Exercise objective:
Output, without alteration, the first line of the entries and each line after it, stopping with the line that contains "Combined: Provider 1".
########################################
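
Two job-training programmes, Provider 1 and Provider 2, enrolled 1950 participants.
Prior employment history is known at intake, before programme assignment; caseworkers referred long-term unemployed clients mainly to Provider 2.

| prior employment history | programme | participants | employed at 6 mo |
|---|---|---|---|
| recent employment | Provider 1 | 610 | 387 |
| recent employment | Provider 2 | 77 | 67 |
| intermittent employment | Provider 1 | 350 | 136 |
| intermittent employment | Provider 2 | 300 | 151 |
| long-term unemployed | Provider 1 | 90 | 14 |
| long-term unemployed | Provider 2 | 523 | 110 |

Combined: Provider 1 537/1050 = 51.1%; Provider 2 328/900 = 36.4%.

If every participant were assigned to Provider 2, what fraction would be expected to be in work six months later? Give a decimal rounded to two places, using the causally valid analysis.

Provider 2 is higher inside every prior employment history stratum but Provider 1 is higher in aggregate. Whether to stratify depends on how prior employment history relates to the programme.
Since prior employment history is a pre-existing factor (not a product of the programme) and it affects the outcome on its own, it is a confounder. The stratified rates, not the pooled rate, identify the causal effect.
Standardising Provider 2 to the population prior employment history mix: 0.352·67/77 + 0.333·151/300 + 0.314·110/523 = 0.540.

0.54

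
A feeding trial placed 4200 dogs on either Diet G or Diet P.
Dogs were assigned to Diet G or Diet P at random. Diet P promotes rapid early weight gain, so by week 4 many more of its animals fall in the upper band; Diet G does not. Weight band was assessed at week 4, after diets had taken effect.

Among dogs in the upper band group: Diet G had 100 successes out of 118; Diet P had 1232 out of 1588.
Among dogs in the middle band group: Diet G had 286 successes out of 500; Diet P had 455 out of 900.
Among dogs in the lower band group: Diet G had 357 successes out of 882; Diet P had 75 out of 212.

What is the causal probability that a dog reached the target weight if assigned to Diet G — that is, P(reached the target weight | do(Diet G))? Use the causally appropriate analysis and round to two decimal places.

Diet G is higher inside every week-4 weight band stratum but Diet P is higher in aggregate. Whether to stratify depends on how week-4 weight band relates to the diet.
Week-4 weight band is downstream of the diet. One should not condition on a consequence of treatment, so the overall rates are the right comparison.
So P(outcome | do(Diet G)) is just the pooled rate for Diet G: 743/1500 = 0.495.

0.50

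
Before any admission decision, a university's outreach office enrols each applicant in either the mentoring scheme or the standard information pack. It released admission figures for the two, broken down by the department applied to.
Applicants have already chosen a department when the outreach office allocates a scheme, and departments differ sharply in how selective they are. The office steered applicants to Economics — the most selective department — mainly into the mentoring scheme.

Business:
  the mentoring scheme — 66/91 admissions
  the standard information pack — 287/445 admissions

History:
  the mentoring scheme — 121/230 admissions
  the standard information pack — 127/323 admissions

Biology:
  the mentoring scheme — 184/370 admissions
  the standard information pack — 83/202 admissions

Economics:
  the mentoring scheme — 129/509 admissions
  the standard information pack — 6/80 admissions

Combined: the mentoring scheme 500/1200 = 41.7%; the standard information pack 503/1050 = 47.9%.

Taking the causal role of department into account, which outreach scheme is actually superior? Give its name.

Since department is a pre-existing factor (not a product of the outreach scheme) and it affects the outcome on its own, it is a confounder. The stratified rates, not the pooled rate, identify the causal effect.
Within each level — Business: 72.5% vs 64.5%; History: 52.6% vs 39.3%; Biology: 49.7% vs 41.1%; Economics: 25.3% vs 7.5% — the mentoring scheme is higher every time.

the mentoring scheme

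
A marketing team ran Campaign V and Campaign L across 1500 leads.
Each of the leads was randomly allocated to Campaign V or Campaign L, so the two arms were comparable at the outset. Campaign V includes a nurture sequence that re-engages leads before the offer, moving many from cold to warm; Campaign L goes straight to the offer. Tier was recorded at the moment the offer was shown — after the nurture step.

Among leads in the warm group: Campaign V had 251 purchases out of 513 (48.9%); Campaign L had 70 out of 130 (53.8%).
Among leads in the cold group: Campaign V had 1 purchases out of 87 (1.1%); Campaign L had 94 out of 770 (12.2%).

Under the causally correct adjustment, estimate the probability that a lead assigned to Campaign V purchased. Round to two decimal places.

Engagement tier here is a post-treatment variable shaped by the campaign; conditioning on it would introduce bias rather than remove it. The overall comparison is the causal one.
So P(outcome | do(Campaign V)) is just the pooled rate for Campaign V: 252/600 = 0.420.

0.42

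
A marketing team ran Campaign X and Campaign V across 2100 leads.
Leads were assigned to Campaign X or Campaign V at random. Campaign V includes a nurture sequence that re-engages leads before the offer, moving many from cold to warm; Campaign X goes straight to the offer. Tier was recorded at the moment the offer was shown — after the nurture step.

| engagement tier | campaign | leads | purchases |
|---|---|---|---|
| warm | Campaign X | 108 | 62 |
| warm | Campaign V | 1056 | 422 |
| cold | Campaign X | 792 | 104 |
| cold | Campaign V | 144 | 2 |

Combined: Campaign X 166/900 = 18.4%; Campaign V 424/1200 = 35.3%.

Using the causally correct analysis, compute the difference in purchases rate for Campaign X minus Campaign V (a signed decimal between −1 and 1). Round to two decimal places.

-0.17

The stratified and pooled comparisons disagree (Campaign X wins within each engagement tier; Campaign V wins overall), so the answer turns on the causal role of engagement tier.
Stratifying would compare campaigns among leads the campaigns themselves sorted into engagement tier groups — a form of selection on an intermediate. The unconditioned pooled rates give the total causal effect.
The causal difference is the pooled difference: 0.184 − 0.353 = -0.169.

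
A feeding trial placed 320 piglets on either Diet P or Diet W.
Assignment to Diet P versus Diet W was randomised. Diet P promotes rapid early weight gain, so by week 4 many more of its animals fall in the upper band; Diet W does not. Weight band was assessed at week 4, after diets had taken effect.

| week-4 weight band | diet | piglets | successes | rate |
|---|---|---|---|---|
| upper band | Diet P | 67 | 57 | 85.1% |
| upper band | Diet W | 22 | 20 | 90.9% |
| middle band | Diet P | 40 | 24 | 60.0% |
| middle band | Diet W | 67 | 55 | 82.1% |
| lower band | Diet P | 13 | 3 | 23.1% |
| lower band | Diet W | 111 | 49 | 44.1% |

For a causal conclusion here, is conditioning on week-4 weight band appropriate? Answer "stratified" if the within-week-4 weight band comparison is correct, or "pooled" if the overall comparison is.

pooled

Week-4 weight band lies on the pathway diet → week-4 weight band → outcome, so adjusting for it blocks the indirect effect. For the total causal effect of diet, use the unadjusted pooled rates.
Pooled: Diet P 70.0% vs Diet W 62.0%; Diet P is higher overall.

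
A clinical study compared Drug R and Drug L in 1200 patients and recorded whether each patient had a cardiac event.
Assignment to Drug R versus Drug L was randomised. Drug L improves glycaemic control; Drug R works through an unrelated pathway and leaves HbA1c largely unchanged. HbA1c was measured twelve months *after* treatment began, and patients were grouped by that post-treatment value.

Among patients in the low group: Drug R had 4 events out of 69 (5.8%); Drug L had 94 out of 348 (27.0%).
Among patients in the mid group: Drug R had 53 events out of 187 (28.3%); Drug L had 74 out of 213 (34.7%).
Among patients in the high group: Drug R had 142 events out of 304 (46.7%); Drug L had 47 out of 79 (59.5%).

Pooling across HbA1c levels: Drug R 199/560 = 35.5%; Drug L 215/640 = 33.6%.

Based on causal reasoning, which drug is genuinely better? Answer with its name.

Drug L

Drug R is lower inside every HbA1c stratum but Drug L is lower in aggregate. Whether to stratify depends on how HbA1c relates to the drug.
HbA1c is downstream of the drug. One should not condition on a consequence of treatment, so the overall rates are the right comparison.
Pooled: Drug R 35.5% vs Drug L 33.6%; Drug L is lower overall.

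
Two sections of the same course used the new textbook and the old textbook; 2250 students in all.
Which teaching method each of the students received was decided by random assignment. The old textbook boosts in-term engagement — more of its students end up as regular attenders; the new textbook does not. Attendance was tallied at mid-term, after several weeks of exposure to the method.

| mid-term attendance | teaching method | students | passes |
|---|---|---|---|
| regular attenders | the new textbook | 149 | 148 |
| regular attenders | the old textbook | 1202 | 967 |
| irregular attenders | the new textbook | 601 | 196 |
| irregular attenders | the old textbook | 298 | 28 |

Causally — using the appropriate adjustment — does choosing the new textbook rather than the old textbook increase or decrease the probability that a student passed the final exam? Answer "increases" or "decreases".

decreases

The mid-term attendance-specific comparison favours the new textbook throughout, but the pooled figures favour the old textbook. The question is whether to condition on mid-term attendance.
Mid-term attendance here is a post-treatment variable shaped by the teaching method; conditioning on it would introduce bias rather than remove it. The overall comparison is the causal one.
Pooled: the new textbook 45.9% vs the old textbook 66.3%; the old textbook is higher overall.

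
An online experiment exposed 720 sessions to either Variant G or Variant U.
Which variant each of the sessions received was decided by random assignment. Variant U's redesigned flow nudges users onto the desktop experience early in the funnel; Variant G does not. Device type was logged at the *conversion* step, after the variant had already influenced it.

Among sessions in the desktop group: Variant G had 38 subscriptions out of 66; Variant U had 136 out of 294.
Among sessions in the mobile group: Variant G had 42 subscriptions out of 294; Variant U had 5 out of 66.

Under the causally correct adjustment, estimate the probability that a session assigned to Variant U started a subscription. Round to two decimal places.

The device type-specific comparison favours Variant G throughout, but the pooled figures favour Variant U. The question is whether to condition on device type.
Device type lies on the pathway variant → device type → outcome, so adjusting for it blocks the indirect effect. For the total causal effect of variant, use the unadjusted pooled rates.
So P(outcome | do(Variant U)) is just the pooled rate for Variant U: 141/360 = 0.392.

0.39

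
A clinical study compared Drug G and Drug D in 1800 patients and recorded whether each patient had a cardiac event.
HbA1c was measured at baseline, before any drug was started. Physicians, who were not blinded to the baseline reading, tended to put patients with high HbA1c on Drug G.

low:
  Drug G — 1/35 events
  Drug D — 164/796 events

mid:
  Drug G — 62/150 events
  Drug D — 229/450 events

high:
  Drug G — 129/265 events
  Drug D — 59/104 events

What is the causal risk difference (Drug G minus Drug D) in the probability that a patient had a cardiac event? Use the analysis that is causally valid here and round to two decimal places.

-0.13

The stratified and pooled comparisons disagree (Drug G wins within each HbA1c; Drug D wins overall), so the answer turns on the causal role of HbA1c.
HbA1c satisfies the back-door criterion: it is not a descendant of the drug, and it blocks the spurious path from drug to outcome. Adjusting for it (i.e., using the within-HbA1c rates) gives the causal effect.
Adjusting over the population distribution of HbA1c: 0.462·(0.029−0.206) + 0.333·(0.413−0.509) + 0.205·(0.487−0.567) = -0.130.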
########################################
Your response:
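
Two job-training programmes, Provider 1 and Provider 2, enrolled 1950 participants.
Prior employment history is known at intake, before programme assignment; caseworkers referred long-term unemployed clients mainly to Provider 2.

| prior employment history | programme | participants | employed at 6 mo |
|---|---|---|---|
| recent employment | Provider 1 | 610 | 387 |
| recent employment | Provider 2 | 77 | 67 |
| intermittent employment | Provider 1 | 350 | 136 |
| intermittent employment | Provider 2 | 300 | 151 |
| long-term unemployed | Provider 1 | 90 | 14 |
| long-term unemployed | Provider 2 | 523 | 110 |

Combined: Provider 1 537/1050 = 51.1%; Provider 2 328/900 = 36.4%.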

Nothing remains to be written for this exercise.